Task to carry out:
Write out each entry word for word.

Records for the exercise:
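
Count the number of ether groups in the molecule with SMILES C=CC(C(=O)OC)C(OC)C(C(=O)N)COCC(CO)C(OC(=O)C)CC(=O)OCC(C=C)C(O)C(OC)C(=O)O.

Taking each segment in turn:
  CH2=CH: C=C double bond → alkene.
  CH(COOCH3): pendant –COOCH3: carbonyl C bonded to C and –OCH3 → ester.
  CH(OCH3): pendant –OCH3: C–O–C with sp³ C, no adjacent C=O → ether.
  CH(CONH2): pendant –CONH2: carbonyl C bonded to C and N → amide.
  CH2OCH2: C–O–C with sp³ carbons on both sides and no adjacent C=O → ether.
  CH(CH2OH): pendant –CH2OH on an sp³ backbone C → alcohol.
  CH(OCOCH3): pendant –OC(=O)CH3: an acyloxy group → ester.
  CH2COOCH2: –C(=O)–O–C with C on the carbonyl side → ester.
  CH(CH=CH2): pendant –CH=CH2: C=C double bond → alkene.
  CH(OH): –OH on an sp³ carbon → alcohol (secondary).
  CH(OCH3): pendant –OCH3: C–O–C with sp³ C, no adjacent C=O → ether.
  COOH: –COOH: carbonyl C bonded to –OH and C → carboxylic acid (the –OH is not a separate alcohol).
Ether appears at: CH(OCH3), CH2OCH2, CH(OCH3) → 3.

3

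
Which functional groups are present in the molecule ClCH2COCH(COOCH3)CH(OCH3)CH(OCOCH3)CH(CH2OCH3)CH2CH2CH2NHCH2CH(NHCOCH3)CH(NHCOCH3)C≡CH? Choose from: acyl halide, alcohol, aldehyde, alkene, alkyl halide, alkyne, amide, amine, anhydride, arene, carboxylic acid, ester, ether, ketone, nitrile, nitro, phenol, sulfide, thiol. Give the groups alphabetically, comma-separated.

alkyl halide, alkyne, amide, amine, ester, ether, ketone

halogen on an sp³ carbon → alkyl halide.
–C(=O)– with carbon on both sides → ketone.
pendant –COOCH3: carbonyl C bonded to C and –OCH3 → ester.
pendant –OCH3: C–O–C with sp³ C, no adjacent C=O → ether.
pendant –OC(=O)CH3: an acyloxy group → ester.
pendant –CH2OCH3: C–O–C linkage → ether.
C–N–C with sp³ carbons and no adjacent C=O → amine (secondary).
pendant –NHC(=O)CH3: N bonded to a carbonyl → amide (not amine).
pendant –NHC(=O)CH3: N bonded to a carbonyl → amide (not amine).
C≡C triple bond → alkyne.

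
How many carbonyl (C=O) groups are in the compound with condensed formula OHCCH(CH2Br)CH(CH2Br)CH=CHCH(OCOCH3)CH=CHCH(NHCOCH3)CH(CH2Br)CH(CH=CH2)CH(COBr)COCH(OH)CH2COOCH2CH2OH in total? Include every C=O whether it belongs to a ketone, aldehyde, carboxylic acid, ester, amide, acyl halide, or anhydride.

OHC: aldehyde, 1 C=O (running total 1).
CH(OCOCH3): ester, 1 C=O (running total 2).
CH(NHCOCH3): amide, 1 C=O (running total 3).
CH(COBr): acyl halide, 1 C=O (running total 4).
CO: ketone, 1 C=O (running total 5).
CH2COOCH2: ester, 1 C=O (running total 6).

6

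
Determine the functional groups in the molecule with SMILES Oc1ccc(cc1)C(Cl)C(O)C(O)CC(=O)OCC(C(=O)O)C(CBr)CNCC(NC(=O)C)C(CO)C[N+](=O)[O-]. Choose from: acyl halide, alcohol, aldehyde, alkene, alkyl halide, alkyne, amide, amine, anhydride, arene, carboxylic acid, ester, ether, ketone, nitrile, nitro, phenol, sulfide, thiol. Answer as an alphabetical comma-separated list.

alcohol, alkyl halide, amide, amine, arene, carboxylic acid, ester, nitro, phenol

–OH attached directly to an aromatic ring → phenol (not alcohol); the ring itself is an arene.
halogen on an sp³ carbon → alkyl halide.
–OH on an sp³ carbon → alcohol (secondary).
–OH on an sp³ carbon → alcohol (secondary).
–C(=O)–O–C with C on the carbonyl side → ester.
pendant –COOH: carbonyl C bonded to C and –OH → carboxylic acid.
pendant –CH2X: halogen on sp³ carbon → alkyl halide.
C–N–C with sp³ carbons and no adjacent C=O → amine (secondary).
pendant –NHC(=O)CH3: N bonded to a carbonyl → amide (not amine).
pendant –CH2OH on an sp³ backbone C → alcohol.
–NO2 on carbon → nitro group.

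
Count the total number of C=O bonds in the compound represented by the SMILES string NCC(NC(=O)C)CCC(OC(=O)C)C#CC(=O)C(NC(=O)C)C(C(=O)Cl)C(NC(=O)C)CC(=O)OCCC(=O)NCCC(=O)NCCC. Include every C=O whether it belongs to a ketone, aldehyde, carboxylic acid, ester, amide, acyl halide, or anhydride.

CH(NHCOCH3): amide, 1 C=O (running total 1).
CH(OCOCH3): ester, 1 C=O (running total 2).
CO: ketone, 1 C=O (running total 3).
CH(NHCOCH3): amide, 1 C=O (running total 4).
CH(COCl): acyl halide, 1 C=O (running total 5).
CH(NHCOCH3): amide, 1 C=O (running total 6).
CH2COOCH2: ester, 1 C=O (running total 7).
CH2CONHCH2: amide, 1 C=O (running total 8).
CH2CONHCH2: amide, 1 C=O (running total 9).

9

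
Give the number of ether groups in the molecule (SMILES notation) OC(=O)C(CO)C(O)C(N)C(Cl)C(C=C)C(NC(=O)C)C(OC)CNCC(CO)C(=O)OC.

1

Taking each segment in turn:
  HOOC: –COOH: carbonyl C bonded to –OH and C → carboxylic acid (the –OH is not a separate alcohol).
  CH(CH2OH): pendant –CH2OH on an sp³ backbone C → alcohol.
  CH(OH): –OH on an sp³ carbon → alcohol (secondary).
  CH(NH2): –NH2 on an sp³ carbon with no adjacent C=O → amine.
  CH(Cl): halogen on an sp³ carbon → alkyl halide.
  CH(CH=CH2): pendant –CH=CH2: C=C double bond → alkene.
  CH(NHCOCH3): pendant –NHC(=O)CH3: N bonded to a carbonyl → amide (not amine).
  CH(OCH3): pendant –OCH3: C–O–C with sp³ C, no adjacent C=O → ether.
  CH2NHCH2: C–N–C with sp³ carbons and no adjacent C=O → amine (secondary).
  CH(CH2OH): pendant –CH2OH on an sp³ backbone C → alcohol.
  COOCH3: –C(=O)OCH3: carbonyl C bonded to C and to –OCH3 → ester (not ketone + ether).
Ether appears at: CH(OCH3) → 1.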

Answer to this exercise:
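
Count the number of ether groups in the molecule with SMILES C=CC(C(=O)OC)C(OC)C(C(=O)N)COCC(CO)C(OC(=O)C)CC(=O)OCC(C=C)C(O)C(OC)C(=O)O.

Taking each segment in turn:
  CH2=CH: C=C double bond → alkene.
  CH(COOCH3): pendant –COOCH3: carbonyl C bonded to C and –OCH3 → ester.
  CH(OCH3): pendant –OCH3: C–O–C with sp³ C, no adjacent C=O → ether.
  CH(CONH2): pendant –CONH2: carbonyl C bonded to C and N → amide.
  CH2OCH2: C–O–C with sp³ carbons on both sides and no adjacent C=O → ether.
  CH(CH2OH): pendant –CH2OH on an sp³ backbone C → alcohol.
  CH(OCOCH3): pendant –OC(=O)CH3: an acyloxy group → ester.
  CH2COOCH2: –C(=O)–O–C with C on the carbonyl side → ester.
  CH(CH=CH2): pendant –CH=CH2: C=C double bond → alkene.
  CH(OH): –OH on an sp³ carbon → alcohol (secondary).
  CH(OCH3): pendant –OCH3: C–O–C with sp³ C, no adjacent C=O → ether.
  COOH: –COOH: carbonyl C bonded to –OH and C → carboxylic acid (the –OH is not a separate alcohol).
Ether appears at: CH(OCH3), CH2OCH2, CH(OCH3) → 3.

3

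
Which functional groups are present in the molecule ClCH2COCH(COOCH3)CH(OCH3)CH(OCOCH3)CH(CH2OCH3)CH2CH2CH2NHCH2CH(NHCOCH3)CH(NHCOCH3)C≡CH? Choose from: acyl halide, alcohol, aldehyde, alkene, alkyl halide, alkyne, amide, amine, anhydride, arene, carboxylic acid, ester, ether, ketone, nitrile, nitro, phenol, sulfide, thiol. Give the groups alphabetically, comma-separated.

alkyl halide, alkyne, amide, amine, ester, ether, ketone

halogen on an sp³ carbon → alkyl halide.
–C(=O)– with carbon on both sides → ketone.
pendant –COOCH3: carbonyl C bonded to C and –OCH3 → ester.
pendant –OCH3: C–O–C with sp³ C, no adjacent C=O → ether.
pendant –OC(=O)CH3: an acyloxy group → ester.
pendant –CH2OCH3: C–O–C linkage → ether.
C–N–C with sp³ carbons and no adjacent C=O → amine (secondary).
pendant –NHC(=O)CH3: N bonded to a carbonyl → amide (not amine).
pendant –NHC(=O)CH3: N bonded to a carbonyl → amide (not amine).
C≡C triple bond → alkyne.

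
How many carbonyl (C=O) groups are in the compound with condensed formula OHCCH(CH2Br)CH(CH2Br)CH=CHCH(OCOCH3)CH=CHCH(NHCOCH3)CH(CH2Br)CH(CH=CH2)CH(COBr)COCH(OH)CH2COOCH2CH2OH in total? Include every C=O whether it belongs to a ketone, aldehyde, carboxylic acid, ester, amide, acyl halide, or anhydride.

OHC: aldehyde, 1 C=O (running total 1).
CH(OCOCH3): ester, 1 C=O (running total 2).
CH(NHCOCH3): amide, 1 C=O (running total 3).
CH(COBr): acyl halide, 1 C=O (running total 4).
CO: ketone, 1 C=O (running total 5).
CH2COOCH2: ester, 1 C=O (running total 6).

6

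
Determine the functional groups in the molecule with SMILES Oc1ccc(cc1)C(Cl)C(O)C(O)CC(=O)OCC(C(=O)O)C(CBr)CNCC(NC(=O)C)C(CO)C[N+](=O)[O-]. Choose from: acyl halide, alcohol, aldehyde, alkene, alkyl halide, alkyne, amide, amine, anhydride, arene, carboxylic acid, ester, ether, ketone, nitrile, nitro, phenol, sulfide, thiol. Answer as an alphabetical comma-separated list.

alcohol, alkyl halide, amide, amine, arene, carboxylic acid, ester, nitro, phenol

–OH attached directly to an aromatic ring → phenol (not alcohol); the ring itself is an arene.
halogen on an sp³ carbon → alkyl halide.
–OH on an sp³ carbon → alcohol (secondary).
–OH on an sp³ carbon → alcohol (secondary).
–C(=O)–O–C with C on the carbonyl side → ester.
pendant –COOH: carbonyl C bonded to C and –OH → carboxylic acid.
pendant –CH2X: halogen on sp³ carbon → alkyl halide.
C–N–C with sp³ carbons and no adjacent C=O → amine (secondary).
pendant –NHC(=O)CH3: N bonded to a carbonyl → amide (not amine).
pendant –CH2OH on an sp³ backbone C → alcohol.
–NO2 on carbon → nitro group.

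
Count the total number of C=O bonds in the compound represented by the SMILES string NCC(NC(=O)C)CCC(OC(=O)C)C#CC(=O)C(NC(=O)C)C(C(=O)Cl)C(NC(=O)C)CC(=O)OCCC(=O)NCCC(=O)NCCC. Include every C=O whether it belongs to a ketone, aldehyde, carboxylic acid, ester, amide, acyl halide, or anhydride.

CH(NHCOCH3): amide, 1 C=O (running total 1).
CH(OCOCH3): ester, 1 C=O (running total 2).
CO: ketone, 1 C=O (running total 3).
CH(NHCOCH3): amide, 1 C=O (running total 4).
CH(COCl): acyl halide, 1 C=O (running total 5).
CH(NHCOCH3): amide, 1 C=O (running total 6).
CH2COOCH2: ester, 1 C=O (running total 7).
CH2CONHCH2: amide, 1 C=O (running total 8).
CH2CONHCH2: amide, 1 C=O (running total 9).

9

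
Give the number of ether groups in the molecule (SMILES notation) OC(=O)C(CO)C(O)C(N)C(Cl)C(C=C)C(NC(=O)C)C(OC)CNCC(CO)C(=O)OC.

1

Taking each segment in turn:
  HOOC: –COOH: carbonyl C bonded to –OH and C → carboxylic acid (the –OH is not a separate alcohol).
  CH(CH2OH): pendant –CH2OH on an sp³ backbone C → alcohol.
  CH(OH): –OH on an sp³ carbon → alcohol (secondary).
  CH(NH2): –NH2 on an sp³ carbon with no adjacent C=O → amine.
  CH(Cl): halogen on an sp³ carbon → alkyl halide.
  CH(CH=CH2): pendant –CH=CH2: C=C double bond → alkene.
  CH(NHCOCH3): pendant –NHC(=O)CH3: N bonded to a carbonyl → amide (not amine).
  CH(OCH3): pendant –OCH3: C–O–C with sp³ C, no adjacent C=O → ether.
  CH2NHCH2: C–N–C with sp³ carbons and no adjacent C=O → amine (secondary).
  CH(CH2OH): pendant –CH2OH on an sp³ backbone C → alcohol.
  COOCH3: –C(=O)OCH3: carbonyl C bonded to C and to –OCH3 → ester (not ketone + ether).
Ether appears at: CH(OCH3) → 1.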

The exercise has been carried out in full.